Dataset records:
* * *

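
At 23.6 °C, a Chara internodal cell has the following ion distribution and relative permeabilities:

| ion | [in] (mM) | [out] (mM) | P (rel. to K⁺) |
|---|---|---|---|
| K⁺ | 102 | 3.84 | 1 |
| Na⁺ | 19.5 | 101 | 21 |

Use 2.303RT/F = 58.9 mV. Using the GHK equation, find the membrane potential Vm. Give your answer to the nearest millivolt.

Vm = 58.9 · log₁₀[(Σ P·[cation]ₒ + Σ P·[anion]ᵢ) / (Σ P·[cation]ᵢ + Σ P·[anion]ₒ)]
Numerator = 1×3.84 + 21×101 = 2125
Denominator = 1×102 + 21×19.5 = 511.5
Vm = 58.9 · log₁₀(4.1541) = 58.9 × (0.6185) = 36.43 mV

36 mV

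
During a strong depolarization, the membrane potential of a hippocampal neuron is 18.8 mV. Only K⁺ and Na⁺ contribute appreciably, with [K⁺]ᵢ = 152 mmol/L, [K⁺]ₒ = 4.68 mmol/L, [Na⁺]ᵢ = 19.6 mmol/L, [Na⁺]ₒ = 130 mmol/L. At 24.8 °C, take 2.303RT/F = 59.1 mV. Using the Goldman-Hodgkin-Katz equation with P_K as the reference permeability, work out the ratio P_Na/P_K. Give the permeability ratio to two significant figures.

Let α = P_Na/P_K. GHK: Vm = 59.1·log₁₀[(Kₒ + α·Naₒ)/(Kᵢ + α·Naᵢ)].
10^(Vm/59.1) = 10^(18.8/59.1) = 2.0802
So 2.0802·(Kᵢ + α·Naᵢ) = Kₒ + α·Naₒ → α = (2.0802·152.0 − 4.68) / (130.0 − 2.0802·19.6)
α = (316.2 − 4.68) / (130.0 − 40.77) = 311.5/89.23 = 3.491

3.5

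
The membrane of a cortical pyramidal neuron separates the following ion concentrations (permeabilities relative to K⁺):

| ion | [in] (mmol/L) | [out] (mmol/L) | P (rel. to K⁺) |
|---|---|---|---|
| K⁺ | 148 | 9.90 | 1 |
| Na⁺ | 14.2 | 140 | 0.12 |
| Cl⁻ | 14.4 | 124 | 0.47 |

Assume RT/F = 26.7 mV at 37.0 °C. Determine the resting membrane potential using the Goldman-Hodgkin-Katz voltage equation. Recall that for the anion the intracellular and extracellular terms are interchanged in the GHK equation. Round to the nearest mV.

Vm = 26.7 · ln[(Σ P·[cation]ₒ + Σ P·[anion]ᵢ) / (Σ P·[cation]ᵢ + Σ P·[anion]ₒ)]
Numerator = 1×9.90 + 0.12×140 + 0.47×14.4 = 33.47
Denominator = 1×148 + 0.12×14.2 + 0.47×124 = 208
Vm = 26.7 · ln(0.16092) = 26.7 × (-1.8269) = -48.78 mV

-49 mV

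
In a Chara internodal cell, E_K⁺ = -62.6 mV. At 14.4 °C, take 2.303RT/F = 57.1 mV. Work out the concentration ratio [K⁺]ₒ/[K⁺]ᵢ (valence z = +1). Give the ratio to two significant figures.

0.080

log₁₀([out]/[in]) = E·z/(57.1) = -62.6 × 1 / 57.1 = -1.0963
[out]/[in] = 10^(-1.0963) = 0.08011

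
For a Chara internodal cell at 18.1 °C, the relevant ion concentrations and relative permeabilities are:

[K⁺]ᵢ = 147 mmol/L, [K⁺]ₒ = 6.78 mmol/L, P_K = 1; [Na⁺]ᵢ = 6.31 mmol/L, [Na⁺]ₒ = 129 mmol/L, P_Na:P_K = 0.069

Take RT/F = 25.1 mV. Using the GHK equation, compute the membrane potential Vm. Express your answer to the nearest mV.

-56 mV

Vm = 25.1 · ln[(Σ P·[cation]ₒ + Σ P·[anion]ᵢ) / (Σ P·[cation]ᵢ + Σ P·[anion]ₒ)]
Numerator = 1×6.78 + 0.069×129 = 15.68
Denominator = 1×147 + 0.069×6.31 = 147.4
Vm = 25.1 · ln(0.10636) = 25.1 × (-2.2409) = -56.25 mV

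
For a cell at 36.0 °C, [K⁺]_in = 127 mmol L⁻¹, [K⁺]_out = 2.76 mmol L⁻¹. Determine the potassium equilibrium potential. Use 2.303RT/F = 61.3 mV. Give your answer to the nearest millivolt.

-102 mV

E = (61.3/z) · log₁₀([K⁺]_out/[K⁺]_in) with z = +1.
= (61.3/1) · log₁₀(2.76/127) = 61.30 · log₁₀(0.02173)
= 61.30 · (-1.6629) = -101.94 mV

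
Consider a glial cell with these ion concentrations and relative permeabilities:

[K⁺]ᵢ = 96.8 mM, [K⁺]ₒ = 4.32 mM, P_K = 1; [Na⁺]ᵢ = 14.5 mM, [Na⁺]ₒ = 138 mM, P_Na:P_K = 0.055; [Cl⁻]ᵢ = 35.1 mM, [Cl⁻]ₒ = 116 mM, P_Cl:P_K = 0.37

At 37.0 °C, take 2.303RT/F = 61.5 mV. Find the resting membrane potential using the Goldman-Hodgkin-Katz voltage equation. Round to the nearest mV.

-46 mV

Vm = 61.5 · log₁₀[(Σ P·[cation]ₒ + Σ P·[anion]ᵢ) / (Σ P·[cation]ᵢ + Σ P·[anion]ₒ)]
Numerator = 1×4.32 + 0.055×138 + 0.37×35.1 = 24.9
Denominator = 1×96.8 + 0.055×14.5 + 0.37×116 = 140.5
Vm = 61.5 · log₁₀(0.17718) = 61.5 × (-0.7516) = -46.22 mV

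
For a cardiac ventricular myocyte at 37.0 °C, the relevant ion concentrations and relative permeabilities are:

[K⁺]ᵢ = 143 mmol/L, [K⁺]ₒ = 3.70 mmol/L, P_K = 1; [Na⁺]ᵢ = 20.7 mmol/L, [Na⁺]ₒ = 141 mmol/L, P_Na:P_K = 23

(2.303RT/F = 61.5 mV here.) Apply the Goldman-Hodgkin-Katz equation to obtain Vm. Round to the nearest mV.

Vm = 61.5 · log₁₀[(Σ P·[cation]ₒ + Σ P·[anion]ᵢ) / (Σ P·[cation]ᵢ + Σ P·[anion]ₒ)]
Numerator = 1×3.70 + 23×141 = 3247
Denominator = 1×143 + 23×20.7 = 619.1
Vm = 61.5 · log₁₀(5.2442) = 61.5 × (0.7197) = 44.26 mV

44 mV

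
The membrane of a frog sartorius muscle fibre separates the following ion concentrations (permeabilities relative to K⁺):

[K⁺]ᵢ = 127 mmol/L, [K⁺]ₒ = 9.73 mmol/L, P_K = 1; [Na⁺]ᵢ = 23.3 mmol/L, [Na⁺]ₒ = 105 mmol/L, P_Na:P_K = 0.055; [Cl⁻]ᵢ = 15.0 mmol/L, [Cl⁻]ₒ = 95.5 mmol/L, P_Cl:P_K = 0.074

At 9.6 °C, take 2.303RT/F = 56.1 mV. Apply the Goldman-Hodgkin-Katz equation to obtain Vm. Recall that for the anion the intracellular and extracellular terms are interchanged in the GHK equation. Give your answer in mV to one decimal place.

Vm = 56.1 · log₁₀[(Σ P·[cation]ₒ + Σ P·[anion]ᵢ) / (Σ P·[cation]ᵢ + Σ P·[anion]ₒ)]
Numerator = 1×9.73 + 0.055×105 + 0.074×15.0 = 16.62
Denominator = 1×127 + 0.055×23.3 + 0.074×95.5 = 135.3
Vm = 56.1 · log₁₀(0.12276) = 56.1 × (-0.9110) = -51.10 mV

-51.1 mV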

* * *

Brief:
Restate the records, all of them, precisely as written.

Written answer:
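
At 23.6 °C, a Chara internodal cell has the following ion distribution and relative permeabilities:

| ion | [in] (mM) | [out] (mM) | P (rel. to K⁺) |
|---|---|---|---|
| K⁺ | 102 | 3.84 | 1 |
| Na⁺ | 19.5 | 101 | 21 |

Use 2.303RT/F = 58.9 mV. Using the GHK equation, find the membrane potential Vm. Give your answer to the nearest millivolt.

Vm = 58.9 · log₁₀[(Σ P·[cation]ₒ + Σ P·[anion]ᵢ) / (Σ P·[cation]ᵢ + Σ P·[anion]ₒ)]
Numerator = 1×3.84 + 21×101 = 2125
Denominator = 1×102 + 21×19.5 = 511.5
Vm = 58.9 · log₁₀(4.1541) = 58.9 × (0.6185) = 36.43 mV

36 mV

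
During a strong depolarization, the membrane potential of a hippocampal neuron is 18.8 mV. Only K⁺ and Na⁺ contribute appreciably, with [K⁺]ᵢ = 152 mmol/L, [K⁺]ₒ = 4.68 mmol/L, [Na⁺]ᵢ = 19.6 mmol/L, [Na⁺]ₒ = 130 mmol/L. At 24.8 °C, take 2.303RT/F = 59.1 mV. Using the Goldman-Hodgkin-Katz equation with P_K as the reference permeability, work out the ratio P_Na/P_K. Give the permeability ratio to two significant figures.

Let α = P_Na/P_K. GHK: Vm = 59.1·log₁₀[(Kₒ + α·Naₒ)/(Kᵢ + α·Naᵢ)].
10^(Vm/59.1) = 10^(18.8/59.1) = 2.0802
So 2.0802·(Kᵢ + α·Naᵢ) = Kₒ + α·Naₒ → α = (2.0802·152.0 − 4.68) / (130.0 − 2.0802·19.6)
α = (316.2 − 4.68) / (130.0 − 40.77) = 311.5/89.23 = 3.491

3.5

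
The membrane of a cortical pyramidal neuron separates the following ion concentrations (permeabilities relative to K⁺):

| ion | [in] (mmol/L) | [out] (mmol/L) | P (rel. to K⁺) |
|---|---|---|---|
| K⁺ | 148 | 9.90 | 1 |
| Na⁺ | 14.2 | 140 | 0.12 |
| Cl⁻ | 14.4 | 124 | 0.47 |

Assume RT/F = 26.7 mV at 37.0 °C. Determine the resting membrane potential using the Goldman-Hodgkin-Katz voltage equation. Recall that for the anion the intracellular and extracellular terms are interchanged in the GHK equation. Round to the nearest mV.

Vm = 26.7 · ln[(Σ P·[cation]ₒ + Σ P·[anion]ᵢ) / (Σ P·[cation]ᵢ + Σ P·[anion]ₒ)]
Numerator = 1×9.90 + 0.12×140 + 0.47×14.4 = 33.47
Denominator = 1×148 + 0.12×14.2 + 0.47×124 = 208
Vm = 26.7 · ln(0.16092) = 26.7 × (-1.8269) = -48.78 mV

-49 mV

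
In a Chara internodal cell, E_K⁺ = -62.6 mV. At 14.4 °C, take 2.303RT/F = 57.1 mV. Work out the concentration ratio [K⁺]ₒ/[K⁺]ᵢ (valence z = +1). Give the ratio to two significant figures.

0.080

log₁₀([out]/[in]) = E·z/(57.1) = -62.6 × 1 / 57.1 = -1.0963
[out]/[in] = 10^(-1.0963) = 0.08011

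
For a Chara internodal cell at 18.1 °C, the relevant ion concentrations and relative permeabilities are:

[K⁺]ᵢ = 147 mmol/L, [K⁺]ₒ = 6.78 mmol/L, P_K = 1; [Na⁺]ᵢ = 6.31 mmol/L, [Na⁺]ₒ = 129 mmol/L, P_Na:P_K = 0.069

Take RT/F = 25.1 mV. Using the GHK equation, compute the membrane potential Vm. Express your answer to the nearest mV.

-56 mV

Vm = 25.1 · ln[(Σ P·[cation]ₒ + Σ P·[anion]ᵢ) / (Σ P·[cation]ᵢ + Σ P·[anion]ₒ)]
Numerator = 1×6.78 + 0.069×129 = 15.68
Denominator = 1×147 + 0.069×6.31 = 147.4
Vm = 25.1 · ln(0.10636) = 25.1 × (-2.2409) = -56.25 mV

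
For a cell at 36.0 °C, [K⁺]_in = 127 mmol L⁻¹, [K⁺]_out = 2.76 mmol L⁻¹. Determine the potassium equilibrium potential. Use 2.303RT/F = 61.3 mV. Give your answer to the nearest millivolt.

-102 mV

E = (61.3/z) · log₁₀([K⁺]_out/[K⁺]_in) with z = +1.
= (61.3/1) · log₁₀(2.76/127) = 61.30 · log₁₀(0.02173)
= 61.30 · (-1.6629) = -101.94 mV

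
Consider a glial cell with these ion concentrations and relative permeabilities:

[K⁺]ᵢ = 96.8 mM, [K⁺]ₒ = 4.32 mM, P_K = 1; [Na⁺]ᵢ = 14.5 mM, [Na⁺]ₒ = 138 mM, P_Na:P_K = 0.055; [Cl⁻]ᵢ = 35.1 mM, [Cl⁻]ₒ = 116 mM, P_Cl:P_K = 0.37

At 37.0 °C, take 2.303RT/F = 61.5 mV. Find the resting membrane potential using the Goldman-Hodgkin-Katz voltage equation. Round to the nearest mV.

-46 mV

Vm = 61.5 · log₁₀[(Σ P·[cation]ₒ + Σ P·[anion]ᵢ) / (Σ P·[cation]ᵢ + Σ P·[anion]ₒ)]
Numerator = 1×4.32 + 0.055×138 + 0.37×35.1 = 24.9
Denominator = 1×96.8 + 0.055×14.5 + 0.37×116 = 140.5
Vm = 61.5 · log₁₀(0.17718) = 61.5 × (-0.7516) = -46.22 mV

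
For a cardiac ventricular myocyte at 37.0 °C, the relevant ion concentrations and relative permeabilities are:

[K⁺]ᵢ = 143 mmol/L, [K⁺]ₒ = 3.70 mmol/L, P_K = 1; [Na⁺]ᵢ = 20.7 mmol/L, [Na⁺]ₒ = 141 mmol/L, P_Na:P_K = 23

(2.303RT/F = 61.5 mV here.) Apply the Goldman-Hodgkin-Katz equation to obtain Vm. Round to the nearest mV.

Vm = 61.5 · log₁₀[(Σ P·[cation]ₒ + Σ P·[anion]ᵢ) / (Σ P·[cation]ᵢ + Σ P·[anion]ₒ)]
Numerator = 1×3.70 + 23×141 = 3247
Denominator = 1×143 + 23×20.7 = 619.1
Vm = 61.5 · log₁₀(5.2442) = 61.5 × (0.7197) = 44.26 mV

44 mV

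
The membrane of a frog sartorius muscle fibre separates the following ion concentrations (permeabilities relative to K⁺):

[K⁺]ᵢ = 127 mmol/L, [K⁺]ₒ = 9.73 mmol/L, P_K = 1; [Na⁺]ᵢ = 23.3 mmol/L, [Na⁺]ₒ = 105 mmol/L, P_Na:P_K = 0.055; [Cl⁻]ᵢ = 15.0 mmol/L, [Cl⁻]ₒ = 95.5 mmol/L, P_Cl:P_K = 0.074

At 9.6 °C, take 2.303RT/F = 56.1 mV. Apply the Goldman-Hodgkin-Katz equation to obtain Vm. Recall that for the anion the intracellular and extracellular terms are interchanged in the GHK equation. Give your answer in mV to one decimal place.

Vm = 56.1 · log₁₀[(Σ P·[cation]ₒ + Σ P·[anion]ᵢ) / (Σ P·[cation]ᵢ + Σ P·[anion]ₒ)]
Numerator = 1×9.73 + 0.055×105 + 0.074×15.0 = 16.62
Denominator = 1×127 + 0.055×23.3 + 0.074×95.5 = 135.3
Vm = 56.1 · log₁₀(0.12276) = 56.1 × (-0.9110) = -51.10 mV

-51.1 mV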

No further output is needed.